*Requirement*. Search the data below for the word "requires" and report how many lines contain it, with no added words.
++++++++++
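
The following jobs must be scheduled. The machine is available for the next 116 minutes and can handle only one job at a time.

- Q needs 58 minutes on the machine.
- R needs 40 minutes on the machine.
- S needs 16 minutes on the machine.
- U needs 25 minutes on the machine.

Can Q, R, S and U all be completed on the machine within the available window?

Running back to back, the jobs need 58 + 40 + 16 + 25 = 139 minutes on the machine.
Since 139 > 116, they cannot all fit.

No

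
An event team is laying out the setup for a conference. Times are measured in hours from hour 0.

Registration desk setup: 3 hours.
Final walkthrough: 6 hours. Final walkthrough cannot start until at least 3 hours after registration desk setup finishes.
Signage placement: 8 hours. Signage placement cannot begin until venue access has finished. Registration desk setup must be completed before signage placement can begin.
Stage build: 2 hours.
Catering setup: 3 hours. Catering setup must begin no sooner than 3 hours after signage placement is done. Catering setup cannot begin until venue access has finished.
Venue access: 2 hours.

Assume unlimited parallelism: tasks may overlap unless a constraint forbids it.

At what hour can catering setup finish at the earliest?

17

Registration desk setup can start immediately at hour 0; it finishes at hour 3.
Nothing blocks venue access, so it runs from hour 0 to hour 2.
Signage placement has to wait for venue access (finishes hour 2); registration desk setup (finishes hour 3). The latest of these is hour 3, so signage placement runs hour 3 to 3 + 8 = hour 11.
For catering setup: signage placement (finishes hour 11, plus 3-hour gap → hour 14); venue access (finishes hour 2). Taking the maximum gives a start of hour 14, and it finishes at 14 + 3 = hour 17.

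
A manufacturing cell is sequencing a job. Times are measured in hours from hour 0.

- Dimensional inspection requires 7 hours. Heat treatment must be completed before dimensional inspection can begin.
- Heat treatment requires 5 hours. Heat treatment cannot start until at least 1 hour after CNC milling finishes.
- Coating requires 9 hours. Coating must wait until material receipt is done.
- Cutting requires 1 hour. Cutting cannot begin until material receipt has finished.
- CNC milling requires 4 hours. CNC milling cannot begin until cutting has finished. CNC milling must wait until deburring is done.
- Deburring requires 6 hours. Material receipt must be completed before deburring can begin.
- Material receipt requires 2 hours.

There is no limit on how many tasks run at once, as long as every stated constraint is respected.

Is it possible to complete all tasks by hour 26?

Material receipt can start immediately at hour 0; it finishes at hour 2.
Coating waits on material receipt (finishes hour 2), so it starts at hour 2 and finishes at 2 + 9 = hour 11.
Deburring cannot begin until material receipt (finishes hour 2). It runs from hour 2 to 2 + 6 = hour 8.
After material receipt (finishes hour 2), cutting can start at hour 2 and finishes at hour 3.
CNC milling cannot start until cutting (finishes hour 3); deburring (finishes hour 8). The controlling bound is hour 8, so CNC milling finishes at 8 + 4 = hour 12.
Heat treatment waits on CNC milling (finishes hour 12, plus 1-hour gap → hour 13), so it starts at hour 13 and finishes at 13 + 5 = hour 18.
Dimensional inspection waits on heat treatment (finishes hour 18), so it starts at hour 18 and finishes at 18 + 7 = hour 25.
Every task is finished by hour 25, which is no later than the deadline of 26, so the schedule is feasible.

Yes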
++++++++++
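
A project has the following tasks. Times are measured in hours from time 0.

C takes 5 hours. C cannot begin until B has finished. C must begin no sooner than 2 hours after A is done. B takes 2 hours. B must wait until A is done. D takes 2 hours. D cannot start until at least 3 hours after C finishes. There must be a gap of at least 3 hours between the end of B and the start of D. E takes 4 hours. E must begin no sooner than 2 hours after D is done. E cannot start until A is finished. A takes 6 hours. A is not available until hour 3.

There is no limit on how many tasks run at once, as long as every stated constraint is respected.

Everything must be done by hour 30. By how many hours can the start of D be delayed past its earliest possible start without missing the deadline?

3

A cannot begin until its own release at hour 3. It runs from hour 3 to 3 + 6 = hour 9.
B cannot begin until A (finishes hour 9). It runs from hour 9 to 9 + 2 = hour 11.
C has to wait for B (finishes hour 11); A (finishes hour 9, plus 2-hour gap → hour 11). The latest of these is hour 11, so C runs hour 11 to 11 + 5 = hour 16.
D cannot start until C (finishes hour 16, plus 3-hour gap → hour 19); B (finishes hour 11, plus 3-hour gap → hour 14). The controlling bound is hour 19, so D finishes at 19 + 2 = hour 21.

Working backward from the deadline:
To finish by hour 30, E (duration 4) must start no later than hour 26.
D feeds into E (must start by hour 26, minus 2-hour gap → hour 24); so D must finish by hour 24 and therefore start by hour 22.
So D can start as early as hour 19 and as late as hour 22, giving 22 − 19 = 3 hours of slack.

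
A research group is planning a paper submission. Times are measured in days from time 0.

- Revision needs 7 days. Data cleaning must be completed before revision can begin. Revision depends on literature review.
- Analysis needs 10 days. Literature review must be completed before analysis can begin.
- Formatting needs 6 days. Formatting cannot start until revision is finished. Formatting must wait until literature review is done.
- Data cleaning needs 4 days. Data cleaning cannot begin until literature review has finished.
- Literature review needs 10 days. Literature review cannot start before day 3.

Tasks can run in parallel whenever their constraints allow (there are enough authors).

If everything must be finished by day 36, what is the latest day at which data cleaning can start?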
++++++++++
*Task response*. 7